Excerpts from a dataset:

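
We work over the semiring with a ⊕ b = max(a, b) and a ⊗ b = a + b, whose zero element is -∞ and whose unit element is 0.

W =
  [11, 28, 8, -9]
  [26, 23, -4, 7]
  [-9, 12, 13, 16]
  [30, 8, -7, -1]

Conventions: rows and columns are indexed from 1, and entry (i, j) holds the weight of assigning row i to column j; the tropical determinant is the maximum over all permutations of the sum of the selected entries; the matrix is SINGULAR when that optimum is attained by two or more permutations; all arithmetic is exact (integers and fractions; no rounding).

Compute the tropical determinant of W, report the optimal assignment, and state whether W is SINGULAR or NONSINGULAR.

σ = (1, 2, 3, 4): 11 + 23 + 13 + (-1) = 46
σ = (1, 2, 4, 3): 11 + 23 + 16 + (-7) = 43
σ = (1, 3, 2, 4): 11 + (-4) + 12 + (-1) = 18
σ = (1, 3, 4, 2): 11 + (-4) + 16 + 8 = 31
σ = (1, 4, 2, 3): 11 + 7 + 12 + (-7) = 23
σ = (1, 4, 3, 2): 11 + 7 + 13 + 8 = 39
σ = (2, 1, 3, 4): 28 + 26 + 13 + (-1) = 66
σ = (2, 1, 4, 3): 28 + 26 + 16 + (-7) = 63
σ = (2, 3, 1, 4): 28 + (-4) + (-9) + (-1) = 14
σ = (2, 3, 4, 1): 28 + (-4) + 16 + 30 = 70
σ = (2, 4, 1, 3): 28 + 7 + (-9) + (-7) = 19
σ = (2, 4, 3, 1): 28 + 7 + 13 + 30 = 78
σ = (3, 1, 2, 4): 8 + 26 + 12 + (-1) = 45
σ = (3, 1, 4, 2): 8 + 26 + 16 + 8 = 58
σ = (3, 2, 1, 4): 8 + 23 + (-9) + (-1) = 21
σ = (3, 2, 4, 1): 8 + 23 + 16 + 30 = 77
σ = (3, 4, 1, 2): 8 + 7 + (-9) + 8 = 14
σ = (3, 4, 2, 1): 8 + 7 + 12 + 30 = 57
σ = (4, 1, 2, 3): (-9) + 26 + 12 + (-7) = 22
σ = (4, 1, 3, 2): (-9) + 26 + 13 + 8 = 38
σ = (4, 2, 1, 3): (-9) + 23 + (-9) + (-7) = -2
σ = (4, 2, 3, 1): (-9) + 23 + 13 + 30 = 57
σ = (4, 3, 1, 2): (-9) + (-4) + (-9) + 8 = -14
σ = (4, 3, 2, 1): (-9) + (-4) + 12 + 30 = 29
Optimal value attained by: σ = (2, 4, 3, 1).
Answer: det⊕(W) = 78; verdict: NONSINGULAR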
...
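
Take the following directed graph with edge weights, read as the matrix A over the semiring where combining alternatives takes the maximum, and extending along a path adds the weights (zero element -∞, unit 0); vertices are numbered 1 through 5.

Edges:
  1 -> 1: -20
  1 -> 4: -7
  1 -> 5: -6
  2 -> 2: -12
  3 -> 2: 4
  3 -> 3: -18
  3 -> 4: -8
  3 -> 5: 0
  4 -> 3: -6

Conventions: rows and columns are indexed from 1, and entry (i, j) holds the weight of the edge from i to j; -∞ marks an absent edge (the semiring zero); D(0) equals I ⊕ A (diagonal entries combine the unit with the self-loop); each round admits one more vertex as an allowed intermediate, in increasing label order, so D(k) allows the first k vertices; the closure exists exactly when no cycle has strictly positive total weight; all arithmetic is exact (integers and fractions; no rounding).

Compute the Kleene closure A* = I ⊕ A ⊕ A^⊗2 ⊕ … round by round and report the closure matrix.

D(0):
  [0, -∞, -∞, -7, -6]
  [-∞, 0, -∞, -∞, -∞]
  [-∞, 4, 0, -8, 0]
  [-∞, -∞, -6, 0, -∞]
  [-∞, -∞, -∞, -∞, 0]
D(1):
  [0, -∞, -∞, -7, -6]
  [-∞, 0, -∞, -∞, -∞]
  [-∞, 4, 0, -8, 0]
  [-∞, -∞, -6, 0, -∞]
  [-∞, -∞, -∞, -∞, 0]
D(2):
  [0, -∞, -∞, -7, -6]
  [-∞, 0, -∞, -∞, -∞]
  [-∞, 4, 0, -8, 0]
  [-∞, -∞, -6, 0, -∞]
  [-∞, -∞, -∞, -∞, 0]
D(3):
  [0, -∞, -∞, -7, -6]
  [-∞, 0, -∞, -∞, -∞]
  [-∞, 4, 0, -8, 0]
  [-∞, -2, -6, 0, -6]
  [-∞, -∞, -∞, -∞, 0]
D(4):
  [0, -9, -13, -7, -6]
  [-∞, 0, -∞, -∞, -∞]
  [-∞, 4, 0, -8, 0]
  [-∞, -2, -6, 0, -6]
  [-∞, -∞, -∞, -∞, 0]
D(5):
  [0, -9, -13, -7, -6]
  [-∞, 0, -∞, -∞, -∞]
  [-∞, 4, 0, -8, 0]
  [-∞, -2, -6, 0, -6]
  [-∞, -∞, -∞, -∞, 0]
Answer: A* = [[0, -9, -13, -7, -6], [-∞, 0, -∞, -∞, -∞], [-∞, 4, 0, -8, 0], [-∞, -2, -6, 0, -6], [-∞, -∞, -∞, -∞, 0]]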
...
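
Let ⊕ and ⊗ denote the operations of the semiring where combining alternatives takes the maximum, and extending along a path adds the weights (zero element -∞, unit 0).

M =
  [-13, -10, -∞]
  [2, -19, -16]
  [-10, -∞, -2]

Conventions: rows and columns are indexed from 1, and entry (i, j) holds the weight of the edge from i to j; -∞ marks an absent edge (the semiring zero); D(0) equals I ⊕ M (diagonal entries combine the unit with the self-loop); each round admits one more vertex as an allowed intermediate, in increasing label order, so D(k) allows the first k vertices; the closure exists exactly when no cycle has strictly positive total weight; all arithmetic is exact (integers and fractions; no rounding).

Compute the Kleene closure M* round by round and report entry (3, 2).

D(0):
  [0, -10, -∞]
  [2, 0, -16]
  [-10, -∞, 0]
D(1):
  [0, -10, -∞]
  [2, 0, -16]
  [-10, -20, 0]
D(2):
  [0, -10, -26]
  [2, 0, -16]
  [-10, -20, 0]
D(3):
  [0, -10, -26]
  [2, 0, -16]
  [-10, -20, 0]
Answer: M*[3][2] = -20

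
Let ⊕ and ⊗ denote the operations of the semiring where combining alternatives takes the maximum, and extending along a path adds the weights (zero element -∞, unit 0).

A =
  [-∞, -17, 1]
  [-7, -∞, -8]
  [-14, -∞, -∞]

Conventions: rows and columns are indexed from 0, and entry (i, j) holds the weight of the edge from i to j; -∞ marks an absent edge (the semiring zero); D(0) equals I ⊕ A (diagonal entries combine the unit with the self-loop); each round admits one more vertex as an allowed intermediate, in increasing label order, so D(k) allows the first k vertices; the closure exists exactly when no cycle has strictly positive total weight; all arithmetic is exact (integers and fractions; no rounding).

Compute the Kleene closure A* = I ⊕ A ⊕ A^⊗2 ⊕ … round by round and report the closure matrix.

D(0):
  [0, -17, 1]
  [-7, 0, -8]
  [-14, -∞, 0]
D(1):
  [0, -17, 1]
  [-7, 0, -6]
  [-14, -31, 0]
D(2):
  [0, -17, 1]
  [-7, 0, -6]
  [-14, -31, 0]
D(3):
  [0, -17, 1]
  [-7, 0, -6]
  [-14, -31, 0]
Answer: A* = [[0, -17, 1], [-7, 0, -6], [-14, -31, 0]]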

## THE TASK
Would you please copy exactly the part of the entries above that begins at the line containing "We work over" and ends at the line containing "weight of assigning", both lines included?

## ANSWER BELOW
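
We work over the semiring with a ⊕ b = max(a, b) and a ⊗ b = a + b, whose zero element is -∞ and whose unit element is 0.

W =
  [11, 28, 8, -9]
  [26, 23, -4, 7]
  [-9, 12, 13, 16]
  [30, 8, -7, -1]

Conventions: rows and columns are indexed from 1, and entry (i, j) holds the weight of assigning row i to column j; the tropical determinant is the maximum over all permutations of the sum of the selected entries; the matrix is SINGULAR when that optimum is attained by two or more permutations; all arithmetic is exact (integers and fractions; no rounding).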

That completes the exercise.